Stored data:
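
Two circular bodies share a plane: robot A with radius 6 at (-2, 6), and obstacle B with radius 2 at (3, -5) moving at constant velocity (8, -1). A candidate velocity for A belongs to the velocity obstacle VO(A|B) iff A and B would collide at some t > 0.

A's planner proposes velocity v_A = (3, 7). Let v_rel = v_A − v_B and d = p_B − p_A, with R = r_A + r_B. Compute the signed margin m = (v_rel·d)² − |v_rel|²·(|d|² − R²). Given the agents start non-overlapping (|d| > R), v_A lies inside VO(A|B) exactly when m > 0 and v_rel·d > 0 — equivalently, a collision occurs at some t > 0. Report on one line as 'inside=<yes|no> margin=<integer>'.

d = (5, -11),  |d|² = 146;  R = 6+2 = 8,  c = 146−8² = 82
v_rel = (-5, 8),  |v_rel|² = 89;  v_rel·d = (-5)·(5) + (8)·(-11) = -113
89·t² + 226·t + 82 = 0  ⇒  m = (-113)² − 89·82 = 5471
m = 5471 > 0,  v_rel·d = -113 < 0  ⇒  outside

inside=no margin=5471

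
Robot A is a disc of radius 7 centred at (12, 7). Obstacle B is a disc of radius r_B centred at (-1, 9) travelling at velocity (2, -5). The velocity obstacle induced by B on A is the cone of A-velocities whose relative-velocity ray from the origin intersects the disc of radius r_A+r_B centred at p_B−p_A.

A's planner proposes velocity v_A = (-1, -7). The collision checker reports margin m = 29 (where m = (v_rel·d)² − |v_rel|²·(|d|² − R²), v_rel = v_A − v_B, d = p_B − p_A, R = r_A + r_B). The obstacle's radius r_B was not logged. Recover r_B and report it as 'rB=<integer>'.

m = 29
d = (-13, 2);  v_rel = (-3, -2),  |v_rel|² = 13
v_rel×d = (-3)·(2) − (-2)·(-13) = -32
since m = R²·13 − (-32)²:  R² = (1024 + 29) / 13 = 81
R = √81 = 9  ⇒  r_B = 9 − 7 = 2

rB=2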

* * *

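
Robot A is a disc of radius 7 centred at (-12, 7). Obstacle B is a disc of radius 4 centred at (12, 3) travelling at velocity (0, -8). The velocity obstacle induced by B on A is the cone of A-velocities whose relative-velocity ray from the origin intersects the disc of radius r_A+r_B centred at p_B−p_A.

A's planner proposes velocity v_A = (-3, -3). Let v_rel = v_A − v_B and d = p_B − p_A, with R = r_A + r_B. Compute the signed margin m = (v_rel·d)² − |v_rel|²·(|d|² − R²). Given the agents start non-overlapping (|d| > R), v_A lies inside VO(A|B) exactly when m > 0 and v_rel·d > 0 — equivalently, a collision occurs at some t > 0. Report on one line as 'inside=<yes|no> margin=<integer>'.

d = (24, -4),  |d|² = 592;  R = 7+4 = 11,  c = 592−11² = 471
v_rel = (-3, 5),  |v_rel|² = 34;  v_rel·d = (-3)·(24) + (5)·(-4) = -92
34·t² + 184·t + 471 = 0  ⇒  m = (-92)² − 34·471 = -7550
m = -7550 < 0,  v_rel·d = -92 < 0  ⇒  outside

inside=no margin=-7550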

### Problem to work on
Give back precisely the lines above that start at the line containing "A's planner proposes velocity v_A = (3, 7)." and end at the line containing "at (12, 7).", inclusive. No other lines belong in the output.

### Solution to this exercise
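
A's planner proposes velocity v_A = (3, 7). Let v_rel = v_A − v_B and d = p_B − p_A, with R = r_A + r_B. Compute the signed margin m = (v_rel·d)² − |v_rel|²·(|d|² − R²). Given the agents start non-overlapping (|d| > R), v_A lies inside VO(A|B) exactly when m > 0 and v_rel·d > 0 — equivalently, a collision occurs at some t > 0. Report on one line as 'inside=<yes|no> margin=<integer>'.

d = (5, -11),  |d|² = 146;  R = 6+2 = 8,  c = 146−8² = 82
v_rel = (-5, 8),  |v_rel|² = 89;  v_rel·d = (-5)·(5) + (8)·(-11) = -113
89·t² + 226·t + 82 = 0  ⇒  m = (-113)² − 89·82 = 5471
m = 5471 > 0,  v_rel·d = -113 < 0  ⇒  outside

inside=no margin=5471

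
Robot A is a disc of radius 7 centred at (12, 7). Obstacle B is a disc of radius r_B centred at (-1, 9) travelling at velocity (2, -5). The velocity obstacle induced by B on A is the cone of A-velocities whose relative-velocity ray from the origin intersects the disc of radius r_A+r_B centred at p_B−p_A.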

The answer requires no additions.